▸ Exercise objective: Nothing below is to be printed except the lines between the line holding "Express the point" and the line holding "Midpoint of (3, -2, -20) and (11, -4, 12)?", inclusive, each exactly as it appears.

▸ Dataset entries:
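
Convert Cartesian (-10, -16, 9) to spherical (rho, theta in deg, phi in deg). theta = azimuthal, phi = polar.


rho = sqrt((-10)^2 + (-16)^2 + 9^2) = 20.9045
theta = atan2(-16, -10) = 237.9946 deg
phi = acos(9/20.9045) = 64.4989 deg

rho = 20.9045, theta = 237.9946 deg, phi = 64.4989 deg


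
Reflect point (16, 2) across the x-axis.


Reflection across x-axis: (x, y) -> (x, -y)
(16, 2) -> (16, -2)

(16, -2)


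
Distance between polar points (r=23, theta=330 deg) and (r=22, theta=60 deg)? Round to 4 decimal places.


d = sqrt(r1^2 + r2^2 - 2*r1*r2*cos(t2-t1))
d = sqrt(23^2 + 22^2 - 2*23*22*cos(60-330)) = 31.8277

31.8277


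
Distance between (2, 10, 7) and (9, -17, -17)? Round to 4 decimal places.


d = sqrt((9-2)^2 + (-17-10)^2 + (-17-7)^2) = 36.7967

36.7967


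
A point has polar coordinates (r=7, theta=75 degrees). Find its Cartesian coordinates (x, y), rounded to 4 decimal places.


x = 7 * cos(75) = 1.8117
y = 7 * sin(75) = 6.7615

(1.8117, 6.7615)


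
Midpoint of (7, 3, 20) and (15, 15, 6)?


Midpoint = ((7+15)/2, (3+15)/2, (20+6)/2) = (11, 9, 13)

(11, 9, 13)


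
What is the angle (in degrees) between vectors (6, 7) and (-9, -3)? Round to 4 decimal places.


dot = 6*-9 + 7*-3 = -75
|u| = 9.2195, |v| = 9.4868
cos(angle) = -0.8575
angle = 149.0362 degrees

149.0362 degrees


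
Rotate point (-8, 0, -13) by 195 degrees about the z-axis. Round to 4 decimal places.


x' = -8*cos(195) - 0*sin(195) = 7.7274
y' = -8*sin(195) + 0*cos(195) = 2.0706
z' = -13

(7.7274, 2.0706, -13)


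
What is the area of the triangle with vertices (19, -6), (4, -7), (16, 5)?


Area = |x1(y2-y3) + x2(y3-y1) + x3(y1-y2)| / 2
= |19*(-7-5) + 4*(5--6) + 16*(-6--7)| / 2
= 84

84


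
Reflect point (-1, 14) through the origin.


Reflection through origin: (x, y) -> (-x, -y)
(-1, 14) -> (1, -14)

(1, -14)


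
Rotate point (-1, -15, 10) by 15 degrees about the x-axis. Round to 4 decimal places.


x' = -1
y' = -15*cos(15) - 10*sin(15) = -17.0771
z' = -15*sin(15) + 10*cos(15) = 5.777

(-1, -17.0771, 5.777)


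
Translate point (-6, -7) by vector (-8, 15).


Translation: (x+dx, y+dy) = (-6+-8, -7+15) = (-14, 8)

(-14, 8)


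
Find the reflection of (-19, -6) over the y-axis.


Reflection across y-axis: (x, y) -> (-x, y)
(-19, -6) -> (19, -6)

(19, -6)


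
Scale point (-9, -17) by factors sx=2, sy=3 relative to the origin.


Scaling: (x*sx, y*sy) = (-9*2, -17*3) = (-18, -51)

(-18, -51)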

...

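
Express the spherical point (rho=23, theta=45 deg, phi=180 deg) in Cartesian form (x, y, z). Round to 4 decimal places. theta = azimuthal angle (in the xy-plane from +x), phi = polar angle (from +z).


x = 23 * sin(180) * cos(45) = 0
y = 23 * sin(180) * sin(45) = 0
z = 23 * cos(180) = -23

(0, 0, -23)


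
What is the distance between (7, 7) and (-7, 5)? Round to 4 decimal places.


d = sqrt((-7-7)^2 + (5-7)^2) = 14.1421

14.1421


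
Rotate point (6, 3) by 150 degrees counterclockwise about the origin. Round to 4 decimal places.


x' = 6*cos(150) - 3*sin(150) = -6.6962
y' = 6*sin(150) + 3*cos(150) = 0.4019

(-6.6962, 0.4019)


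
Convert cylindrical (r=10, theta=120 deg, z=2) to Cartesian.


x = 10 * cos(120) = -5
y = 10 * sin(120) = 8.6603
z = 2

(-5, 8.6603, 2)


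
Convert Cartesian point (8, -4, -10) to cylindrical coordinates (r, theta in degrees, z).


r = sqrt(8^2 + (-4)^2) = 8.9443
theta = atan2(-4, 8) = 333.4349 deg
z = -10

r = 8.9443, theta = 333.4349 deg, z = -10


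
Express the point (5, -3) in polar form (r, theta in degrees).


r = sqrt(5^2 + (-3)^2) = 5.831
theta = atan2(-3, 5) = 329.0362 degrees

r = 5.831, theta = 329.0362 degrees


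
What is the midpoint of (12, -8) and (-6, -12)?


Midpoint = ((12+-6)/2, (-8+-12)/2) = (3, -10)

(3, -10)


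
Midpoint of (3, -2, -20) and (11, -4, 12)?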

---

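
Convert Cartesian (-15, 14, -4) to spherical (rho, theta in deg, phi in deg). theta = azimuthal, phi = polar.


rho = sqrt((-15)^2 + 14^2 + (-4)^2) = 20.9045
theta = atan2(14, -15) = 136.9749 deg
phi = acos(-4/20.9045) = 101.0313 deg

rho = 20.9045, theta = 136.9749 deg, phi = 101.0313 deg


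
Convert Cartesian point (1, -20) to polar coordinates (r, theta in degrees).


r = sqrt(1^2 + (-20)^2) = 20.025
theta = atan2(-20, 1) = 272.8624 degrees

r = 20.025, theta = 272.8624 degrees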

▸ Response box:
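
Express the point (5, -3) in polar form (r, theta in degrees).


r = sqrt(5^2 + (-3)^2) = 5.831
theta = atan2(-3, 5) = 329.0362 degrees

r = 5.831, theta = 329.0362 degrees


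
What is the midpoint of (12, -8) and (-6, -12)?


Midpoint = ((12+-6)/2, (-8+-12)/2) = (3, -10)

(3, -10)


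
Midpoint of (3, -2, -20) and (11, -4, 12)?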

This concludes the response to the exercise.